Exercise input:
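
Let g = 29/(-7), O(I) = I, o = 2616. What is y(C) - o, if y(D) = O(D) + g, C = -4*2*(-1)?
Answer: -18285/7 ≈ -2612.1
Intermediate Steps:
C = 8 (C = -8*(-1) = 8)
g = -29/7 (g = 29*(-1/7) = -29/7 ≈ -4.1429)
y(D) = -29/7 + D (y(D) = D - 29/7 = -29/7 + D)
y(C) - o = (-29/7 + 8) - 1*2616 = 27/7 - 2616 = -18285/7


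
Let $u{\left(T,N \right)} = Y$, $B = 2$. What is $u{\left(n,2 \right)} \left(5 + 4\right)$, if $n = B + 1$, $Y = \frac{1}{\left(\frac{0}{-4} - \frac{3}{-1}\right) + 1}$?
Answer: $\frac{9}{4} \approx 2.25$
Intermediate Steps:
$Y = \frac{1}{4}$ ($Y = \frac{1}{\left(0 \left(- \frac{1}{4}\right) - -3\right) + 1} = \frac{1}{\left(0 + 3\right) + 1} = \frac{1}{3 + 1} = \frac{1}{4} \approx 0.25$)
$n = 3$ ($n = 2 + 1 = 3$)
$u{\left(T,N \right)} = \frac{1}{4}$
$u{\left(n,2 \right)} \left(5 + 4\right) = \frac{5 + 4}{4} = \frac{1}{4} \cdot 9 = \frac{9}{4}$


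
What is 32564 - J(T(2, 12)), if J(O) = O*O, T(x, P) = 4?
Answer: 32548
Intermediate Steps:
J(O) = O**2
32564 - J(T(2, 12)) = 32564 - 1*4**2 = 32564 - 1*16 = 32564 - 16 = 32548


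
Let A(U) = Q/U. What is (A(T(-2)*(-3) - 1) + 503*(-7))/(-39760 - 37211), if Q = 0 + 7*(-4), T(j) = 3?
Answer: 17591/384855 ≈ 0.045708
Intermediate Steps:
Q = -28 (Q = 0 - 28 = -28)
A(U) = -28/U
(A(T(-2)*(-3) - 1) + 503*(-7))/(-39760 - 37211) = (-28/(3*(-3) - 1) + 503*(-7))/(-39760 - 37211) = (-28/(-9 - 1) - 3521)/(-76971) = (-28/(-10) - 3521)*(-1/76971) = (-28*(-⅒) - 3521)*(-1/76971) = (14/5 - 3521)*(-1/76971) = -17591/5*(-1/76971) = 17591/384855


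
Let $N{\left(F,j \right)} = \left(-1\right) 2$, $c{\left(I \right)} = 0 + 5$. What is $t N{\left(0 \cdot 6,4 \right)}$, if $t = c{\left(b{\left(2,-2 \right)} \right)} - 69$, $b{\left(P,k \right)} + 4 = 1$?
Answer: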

Exercise prompt: Lines from the one containing "Answer: -18285/7 ≈ -2612.1" through the last line of the records, restated word for word: that is the whole response.

Result of the exercise:
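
Answer: -18285/7 ≈ -2612.1
Intermediate Steps:
C = 8 (C = -8*(-1) = 8)
g = -29/7 (g = 29*(-1/7) = -29/7 ≈ -4.1429)
y(D) = -29/7 + D (y(D) = D - 29/7 = -29/7 + D)
y(C) - o = (-29/7 + 8) - 1*2616 = 27/7 - 2616 = -18285/7


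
Let $u{\left(T,N \right)} = Y$, $B = 2$. What is $u{\left(n,2 \right)} \left(5 + 4\right)$, if $n = B + 1$, $Y = \frac{1}{\left(\frac{0}{-4} - \frac{3}{-1}\right) + 1}$?
Answer: $\frac{9}{4} \approx 2.25$
Intermediate Steps:
$Y = \frac{1}{4}$ ($Y = \frac{1}{\left(0 \left(- \frac{1}{4}\right) - -3\right) + 1} = \frac{1}{\left(0 + 3\right) + 1} = \frac{1}{3 + 1} = \frac{1}{4} \approx 0.25$)
$n = 3$ ($n = 2 + 1 = 3$)
$u{\left(T,N \right)} = \frac{1}{4}$
$u{\left(n,2 \right)} \left(5 + 4\right) = \frac{5 + 4}{4} = \frac{1}{4} \cdot 9 = \frac{9}{4}$


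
What is 32564 - J(T(2, 12)), if J(O) = O*O, T(x, P) = 4?
Answer: 32548
Intermediate Steps:
J(O) = O**2
32564 - J(T(2, 12)) = 32564 - 1*4**2 = 32564 - 1*16 = 32564 - 16 = 32548


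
Let A(U) = Q/U. What is (A(T(-2)*(-3) - 1) + 503*(-7))/(-39760 - 37211), if Q = 0 + 7*(-4), T(j) = 3?
Answer: 17591/384855 ≈ 0.045708
Intermediate Steps:
Q = -28 (Q = 0 - 28 = -28)
A(U) = -28/U
(A(T(-2)*(-3) - 1) + 503*(-7))/(-39760 - 37211) = (-28/(3*(-3) - 1) + 503*(-7))/(-39760 - 37211) = (-28/(-9 - 1) - 3521)/(-76971) = (-28/(-10) - 3521)*(-1/76971) = (-28*(-⅒) - 3521)*(-1/76971) = (14/5 - 3521)*(-1/76971) = -17591/5*(-1/76971) = 17591/384855


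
Let $N{\left(F,j \right)} = \left(-1\right) 2$, $c{\left(I \right)} = 0 + 5$. What is $t N{\left(0 \cdot 6,4 \right)}$, if $t = c{\left(b{\left(2,-2 \right)} \right)} - 69$, $b{\left(P,k \right)} + 4 = 1$?
Answer: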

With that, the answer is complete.